── DATA FOR ANALYSIS ──

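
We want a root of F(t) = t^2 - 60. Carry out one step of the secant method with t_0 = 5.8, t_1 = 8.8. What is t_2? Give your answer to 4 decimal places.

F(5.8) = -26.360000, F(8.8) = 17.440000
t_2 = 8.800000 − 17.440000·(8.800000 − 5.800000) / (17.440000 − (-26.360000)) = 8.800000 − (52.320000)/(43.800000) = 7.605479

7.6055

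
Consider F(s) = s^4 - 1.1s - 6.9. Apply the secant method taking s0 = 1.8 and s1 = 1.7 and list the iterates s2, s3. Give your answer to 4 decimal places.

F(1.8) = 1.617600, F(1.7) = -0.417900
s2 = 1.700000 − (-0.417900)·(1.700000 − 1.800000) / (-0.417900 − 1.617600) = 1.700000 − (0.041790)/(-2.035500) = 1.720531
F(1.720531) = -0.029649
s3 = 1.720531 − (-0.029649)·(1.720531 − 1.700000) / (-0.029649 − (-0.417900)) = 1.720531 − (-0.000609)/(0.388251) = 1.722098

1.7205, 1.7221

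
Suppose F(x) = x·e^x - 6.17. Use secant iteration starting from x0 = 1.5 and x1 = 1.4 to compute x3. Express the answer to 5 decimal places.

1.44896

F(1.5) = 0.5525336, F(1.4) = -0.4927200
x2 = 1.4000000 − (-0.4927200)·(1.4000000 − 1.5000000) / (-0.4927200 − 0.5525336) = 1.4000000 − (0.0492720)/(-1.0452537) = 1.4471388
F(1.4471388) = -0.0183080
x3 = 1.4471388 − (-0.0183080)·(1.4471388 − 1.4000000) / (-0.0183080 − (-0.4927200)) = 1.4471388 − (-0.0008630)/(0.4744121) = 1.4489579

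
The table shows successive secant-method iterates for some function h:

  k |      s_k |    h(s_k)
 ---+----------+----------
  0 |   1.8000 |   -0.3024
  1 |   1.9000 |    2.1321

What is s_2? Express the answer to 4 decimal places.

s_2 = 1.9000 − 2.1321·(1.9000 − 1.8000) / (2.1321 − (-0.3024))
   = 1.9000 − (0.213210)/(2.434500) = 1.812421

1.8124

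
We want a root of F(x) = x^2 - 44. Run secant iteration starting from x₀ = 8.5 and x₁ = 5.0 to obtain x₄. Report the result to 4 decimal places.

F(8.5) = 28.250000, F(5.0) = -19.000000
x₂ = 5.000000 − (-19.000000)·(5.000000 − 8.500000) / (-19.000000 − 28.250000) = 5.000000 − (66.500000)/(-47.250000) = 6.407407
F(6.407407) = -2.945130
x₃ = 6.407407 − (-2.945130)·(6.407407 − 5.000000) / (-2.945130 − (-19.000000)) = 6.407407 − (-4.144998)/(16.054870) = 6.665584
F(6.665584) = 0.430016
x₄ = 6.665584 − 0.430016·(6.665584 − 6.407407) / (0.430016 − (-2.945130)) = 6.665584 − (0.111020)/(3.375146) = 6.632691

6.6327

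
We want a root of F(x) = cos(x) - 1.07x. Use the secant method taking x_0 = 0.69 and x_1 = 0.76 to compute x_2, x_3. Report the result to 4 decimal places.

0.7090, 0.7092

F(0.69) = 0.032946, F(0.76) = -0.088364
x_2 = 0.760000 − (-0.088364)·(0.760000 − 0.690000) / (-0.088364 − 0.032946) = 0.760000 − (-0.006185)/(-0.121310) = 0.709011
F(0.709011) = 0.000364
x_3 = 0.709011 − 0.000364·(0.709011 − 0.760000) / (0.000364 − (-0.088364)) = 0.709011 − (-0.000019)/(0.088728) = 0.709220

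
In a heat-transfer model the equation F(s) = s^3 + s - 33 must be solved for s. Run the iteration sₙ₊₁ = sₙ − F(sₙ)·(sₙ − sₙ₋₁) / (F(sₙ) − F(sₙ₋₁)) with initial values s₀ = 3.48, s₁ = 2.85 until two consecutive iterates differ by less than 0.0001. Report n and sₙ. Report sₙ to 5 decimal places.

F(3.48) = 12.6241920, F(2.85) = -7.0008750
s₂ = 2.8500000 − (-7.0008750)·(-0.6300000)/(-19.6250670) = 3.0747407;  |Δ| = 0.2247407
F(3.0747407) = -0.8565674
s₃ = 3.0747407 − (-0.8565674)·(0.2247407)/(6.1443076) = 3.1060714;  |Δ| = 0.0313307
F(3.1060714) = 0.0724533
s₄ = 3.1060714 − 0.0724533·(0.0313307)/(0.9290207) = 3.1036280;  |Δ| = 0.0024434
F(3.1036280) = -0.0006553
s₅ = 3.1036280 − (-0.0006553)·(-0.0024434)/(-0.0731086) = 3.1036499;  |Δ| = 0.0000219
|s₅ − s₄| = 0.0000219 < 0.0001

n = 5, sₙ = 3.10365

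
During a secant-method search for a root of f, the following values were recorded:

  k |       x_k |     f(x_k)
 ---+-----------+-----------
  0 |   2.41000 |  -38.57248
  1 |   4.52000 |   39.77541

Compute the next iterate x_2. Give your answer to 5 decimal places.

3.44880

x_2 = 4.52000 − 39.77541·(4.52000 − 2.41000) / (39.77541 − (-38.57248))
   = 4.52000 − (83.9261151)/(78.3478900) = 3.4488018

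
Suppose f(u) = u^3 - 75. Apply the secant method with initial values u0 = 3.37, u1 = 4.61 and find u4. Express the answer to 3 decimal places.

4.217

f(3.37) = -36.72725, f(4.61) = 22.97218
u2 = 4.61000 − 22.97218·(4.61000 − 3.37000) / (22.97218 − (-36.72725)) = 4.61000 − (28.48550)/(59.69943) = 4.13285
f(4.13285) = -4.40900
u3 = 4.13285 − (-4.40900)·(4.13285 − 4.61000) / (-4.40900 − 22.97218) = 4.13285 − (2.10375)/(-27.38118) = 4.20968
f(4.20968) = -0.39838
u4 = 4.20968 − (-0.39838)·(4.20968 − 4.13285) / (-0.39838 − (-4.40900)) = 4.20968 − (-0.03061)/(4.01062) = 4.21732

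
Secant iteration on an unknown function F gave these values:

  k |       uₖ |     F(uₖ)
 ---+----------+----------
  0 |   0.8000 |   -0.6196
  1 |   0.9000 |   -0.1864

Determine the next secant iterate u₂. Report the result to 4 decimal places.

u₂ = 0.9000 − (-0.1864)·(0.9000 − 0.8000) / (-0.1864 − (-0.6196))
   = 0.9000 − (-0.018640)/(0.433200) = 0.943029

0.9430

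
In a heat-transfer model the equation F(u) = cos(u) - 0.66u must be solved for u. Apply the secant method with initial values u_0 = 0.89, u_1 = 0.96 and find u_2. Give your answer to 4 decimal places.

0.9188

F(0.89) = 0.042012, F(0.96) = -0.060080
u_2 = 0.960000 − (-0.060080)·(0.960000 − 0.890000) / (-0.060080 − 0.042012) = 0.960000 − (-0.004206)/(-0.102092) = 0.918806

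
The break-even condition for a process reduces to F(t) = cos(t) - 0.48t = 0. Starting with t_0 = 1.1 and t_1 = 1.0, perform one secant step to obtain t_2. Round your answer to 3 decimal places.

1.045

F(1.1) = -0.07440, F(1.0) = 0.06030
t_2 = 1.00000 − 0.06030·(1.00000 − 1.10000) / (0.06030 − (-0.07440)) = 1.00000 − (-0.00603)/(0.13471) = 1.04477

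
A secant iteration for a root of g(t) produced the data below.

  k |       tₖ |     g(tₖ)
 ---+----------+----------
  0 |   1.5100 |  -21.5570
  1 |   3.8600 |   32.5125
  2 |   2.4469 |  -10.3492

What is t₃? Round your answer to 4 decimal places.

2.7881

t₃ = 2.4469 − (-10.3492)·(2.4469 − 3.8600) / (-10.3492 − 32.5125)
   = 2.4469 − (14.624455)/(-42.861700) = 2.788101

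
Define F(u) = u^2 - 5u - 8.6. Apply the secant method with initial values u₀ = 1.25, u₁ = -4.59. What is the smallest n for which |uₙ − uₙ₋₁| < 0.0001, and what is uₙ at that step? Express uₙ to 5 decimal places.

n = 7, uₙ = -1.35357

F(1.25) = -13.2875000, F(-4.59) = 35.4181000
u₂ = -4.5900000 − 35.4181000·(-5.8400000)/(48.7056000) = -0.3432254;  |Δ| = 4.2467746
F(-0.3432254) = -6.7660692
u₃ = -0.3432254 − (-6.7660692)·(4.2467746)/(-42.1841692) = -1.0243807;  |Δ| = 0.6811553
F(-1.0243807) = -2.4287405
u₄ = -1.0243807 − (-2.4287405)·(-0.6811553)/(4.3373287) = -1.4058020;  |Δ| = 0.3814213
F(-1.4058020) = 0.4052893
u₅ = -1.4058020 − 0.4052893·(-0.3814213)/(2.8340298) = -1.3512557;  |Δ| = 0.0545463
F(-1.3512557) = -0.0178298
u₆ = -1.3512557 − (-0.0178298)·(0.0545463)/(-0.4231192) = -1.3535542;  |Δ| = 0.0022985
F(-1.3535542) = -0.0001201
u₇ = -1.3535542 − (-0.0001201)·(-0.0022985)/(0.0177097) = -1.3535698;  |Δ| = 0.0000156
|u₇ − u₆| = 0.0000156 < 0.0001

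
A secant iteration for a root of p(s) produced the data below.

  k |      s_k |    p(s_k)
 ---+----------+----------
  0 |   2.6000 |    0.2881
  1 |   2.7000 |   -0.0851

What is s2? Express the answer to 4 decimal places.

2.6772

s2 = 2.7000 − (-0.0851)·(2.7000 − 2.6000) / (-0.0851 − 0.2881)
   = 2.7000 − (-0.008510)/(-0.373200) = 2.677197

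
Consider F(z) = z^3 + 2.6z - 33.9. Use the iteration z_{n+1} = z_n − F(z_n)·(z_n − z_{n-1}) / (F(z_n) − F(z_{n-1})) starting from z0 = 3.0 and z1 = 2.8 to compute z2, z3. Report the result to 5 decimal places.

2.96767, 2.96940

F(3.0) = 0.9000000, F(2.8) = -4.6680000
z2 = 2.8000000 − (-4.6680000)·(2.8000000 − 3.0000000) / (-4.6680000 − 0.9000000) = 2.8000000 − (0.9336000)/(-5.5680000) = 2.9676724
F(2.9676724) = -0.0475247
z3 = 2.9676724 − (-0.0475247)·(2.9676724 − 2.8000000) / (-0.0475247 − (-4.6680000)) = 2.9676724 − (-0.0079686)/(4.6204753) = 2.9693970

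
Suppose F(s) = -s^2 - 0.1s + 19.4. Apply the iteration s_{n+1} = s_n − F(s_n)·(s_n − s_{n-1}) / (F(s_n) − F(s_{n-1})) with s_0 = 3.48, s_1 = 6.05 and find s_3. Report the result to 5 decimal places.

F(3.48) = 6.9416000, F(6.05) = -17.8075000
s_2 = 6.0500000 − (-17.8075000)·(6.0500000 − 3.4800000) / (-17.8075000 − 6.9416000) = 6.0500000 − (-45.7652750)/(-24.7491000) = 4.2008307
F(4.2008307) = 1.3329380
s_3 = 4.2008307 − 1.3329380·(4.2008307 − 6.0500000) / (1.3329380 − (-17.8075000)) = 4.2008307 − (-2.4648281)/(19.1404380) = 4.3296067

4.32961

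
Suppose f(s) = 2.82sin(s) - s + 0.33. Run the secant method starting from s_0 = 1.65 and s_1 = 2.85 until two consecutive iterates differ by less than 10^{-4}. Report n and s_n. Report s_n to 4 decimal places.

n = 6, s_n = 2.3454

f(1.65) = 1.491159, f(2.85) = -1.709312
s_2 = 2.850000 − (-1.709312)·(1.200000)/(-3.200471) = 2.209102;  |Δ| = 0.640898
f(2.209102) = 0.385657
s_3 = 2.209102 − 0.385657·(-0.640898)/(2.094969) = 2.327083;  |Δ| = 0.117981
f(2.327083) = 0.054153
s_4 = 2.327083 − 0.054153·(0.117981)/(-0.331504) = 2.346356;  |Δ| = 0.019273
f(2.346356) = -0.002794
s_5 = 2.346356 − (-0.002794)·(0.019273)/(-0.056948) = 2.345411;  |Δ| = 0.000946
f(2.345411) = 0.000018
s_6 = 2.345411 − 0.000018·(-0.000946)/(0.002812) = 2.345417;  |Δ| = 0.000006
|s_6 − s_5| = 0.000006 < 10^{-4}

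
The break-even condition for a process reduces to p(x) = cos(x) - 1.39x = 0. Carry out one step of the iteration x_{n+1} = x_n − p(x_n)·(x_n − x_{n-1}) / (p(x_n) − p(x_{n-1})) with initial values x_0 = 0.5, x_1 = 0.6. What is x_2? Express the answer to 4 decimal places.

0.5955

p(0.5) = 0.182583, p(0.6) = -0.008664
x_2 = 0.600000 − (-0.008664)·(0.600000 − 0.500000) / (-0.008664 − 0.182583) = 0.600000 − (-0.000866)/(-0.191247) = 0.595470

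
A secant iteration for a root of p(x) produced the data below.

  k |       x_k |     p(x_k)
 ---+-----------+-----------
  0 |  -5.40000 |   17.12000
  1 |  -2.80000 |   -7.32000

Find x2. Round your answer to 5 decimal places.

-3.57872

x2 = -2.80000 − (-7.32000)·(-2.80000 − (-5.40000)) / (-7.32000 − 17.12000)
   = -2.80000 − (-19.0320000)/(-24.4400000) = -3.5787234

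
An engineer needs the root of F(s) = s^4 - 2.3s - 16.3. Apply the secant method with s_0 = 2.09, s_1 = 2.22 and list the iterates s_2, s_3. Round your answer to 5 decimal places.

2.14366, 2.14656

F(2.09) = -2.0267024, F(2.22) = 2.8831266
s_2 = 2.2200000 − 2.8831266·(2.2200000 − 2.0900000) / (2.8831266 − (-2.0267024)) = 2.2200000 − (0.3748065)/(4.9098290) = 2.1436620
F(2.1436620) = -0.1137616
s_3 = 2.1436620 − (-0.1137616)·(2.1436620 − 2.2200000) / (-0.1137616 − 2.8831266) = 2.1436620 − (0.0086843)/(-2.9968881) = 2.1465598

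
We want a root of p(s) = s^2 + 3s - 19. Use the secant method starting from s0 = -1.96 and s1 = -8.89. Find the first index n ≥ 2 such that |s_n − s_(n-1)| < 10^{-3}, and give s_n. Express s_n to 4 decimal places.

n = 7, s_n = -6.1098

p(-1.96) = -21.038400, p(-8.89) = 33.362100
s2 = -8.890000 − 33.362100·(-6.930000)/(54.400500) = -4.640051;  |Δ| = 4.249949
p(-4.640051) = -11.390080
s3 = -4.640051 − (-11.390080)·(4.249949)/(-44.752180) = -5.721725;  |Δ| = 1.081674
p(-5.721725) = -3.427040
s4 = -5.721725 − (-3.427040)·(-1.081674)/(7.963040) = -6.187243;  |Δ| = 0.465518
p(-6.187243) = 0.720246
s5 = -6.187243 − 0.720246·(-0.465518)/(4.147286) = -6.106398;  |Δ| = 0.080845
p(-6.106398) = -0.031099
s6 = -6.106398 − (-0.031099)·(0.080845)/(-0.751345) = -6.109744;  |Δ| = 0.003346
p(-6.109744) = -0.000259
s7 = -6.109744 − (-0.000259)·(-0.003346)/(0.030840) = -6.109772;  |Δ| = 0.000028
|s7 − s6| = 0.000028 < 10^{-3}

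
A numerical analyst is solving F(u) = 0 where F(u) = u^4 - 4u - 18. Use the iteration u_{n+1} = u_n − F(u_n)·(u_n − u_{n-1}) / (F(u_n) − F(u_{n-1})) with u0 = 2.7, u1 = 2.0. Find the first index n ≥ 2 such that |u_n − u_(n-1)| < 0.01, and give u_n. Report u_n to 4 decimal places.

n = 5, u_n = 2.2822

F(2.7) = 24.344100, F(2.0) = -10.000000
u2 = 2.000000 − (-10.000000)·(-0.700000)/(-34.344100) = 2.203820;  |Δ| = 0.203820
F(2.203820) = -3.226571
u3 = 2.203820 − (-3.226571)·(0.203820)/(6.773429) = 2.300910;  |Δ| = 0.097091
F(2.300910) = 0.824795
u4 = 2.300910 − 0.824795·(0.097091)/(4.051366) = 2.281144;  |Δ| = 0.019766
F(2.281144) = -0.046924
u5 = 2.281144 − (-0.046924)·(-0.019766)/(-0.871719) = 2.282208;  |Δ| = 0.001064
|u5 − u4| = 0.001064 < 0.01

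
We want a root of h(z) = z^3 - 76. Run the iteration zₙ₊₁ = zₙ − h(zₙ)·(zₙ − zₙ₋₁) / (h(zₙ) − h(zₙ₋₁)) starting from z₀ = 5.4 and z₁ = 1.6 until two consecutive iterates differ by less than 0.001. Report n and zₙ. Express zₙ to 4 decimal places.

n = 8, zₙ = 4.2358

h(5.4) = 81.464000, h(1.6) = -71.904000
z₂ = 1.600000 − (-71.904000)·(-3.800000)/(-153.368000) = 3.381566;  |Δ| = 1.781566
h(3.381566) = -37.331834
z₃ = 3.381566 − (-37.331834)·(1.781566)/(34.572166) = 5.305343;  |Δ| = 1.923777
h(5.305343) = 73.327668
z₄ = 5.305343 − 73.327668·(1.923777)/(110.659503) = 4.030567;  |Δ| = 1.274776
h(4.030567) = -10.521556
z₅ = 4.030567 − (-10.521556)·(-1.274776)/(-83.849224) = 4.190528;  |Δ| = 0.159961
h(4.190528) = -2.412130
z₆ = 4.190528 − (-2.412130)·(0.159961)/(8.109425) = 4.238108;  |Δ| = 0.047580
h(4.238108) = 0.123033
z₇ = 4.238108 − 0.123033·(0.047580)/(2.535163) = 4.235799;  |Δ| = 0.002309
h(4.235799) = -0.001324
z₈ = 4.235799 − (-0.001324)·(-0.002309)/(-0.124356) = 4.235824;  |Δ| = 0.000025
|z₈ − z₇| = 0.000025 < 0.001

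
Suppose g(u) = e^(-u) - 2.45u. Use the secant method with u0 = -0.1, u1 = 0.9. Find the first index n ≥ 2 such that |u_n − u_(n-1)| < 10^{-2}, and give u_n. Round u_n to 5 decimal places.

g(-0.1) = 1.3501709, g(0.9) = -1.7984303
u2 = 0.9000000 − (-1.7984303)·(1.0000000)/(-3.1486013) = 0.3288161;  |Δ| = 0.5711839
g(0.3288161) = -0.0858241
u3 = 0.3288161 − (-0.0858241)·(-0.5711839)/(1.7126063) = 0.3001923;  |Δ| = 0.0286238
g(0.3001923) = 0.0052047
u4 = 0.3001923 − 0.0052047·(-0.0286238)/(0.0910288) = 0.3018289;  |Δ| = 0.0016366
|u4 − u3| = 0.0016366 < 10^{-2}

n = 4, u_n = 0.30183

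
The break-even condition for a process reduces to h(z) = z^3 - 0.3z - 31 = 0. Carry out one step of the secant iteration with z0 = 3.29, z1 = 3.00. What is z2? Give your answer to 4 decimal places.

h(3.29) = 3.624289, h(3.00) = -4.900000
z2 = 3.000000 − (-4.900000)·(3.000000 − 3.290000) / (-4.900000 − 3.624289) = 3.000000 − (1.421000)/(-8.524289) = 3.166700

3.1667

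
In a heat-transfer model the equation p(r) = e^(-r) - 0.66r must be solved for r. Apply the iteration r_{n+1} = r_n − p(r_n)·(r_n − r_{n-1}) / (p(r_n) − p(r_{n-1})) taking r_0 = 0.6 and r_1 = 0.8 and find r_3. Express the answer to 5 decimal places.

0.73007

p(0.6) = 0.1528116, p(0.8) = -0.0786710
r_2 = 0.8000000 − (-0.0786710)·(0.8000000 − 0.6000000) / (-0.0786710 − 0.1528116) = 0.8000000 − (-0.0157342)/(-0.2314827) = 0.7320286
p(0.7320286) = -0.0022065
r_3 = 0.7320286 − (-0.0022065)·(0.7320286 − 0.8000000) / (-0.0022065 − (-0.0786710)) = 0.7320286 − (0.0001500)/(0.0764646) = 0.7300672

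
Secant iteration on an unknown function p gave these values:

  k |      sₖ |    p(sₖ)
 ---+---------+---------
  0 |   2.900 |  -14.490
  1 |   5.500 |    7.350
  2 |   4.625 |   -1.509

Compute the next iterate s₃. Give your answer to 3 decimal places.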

───

Reproduce every line above containing "function".

__RESPONSE AREA__:
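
The table shows successive secant-method iterates for some function h:
Secant iteration on an unknown function F gave these values:
Secant iteration on an unknown function p gave these values: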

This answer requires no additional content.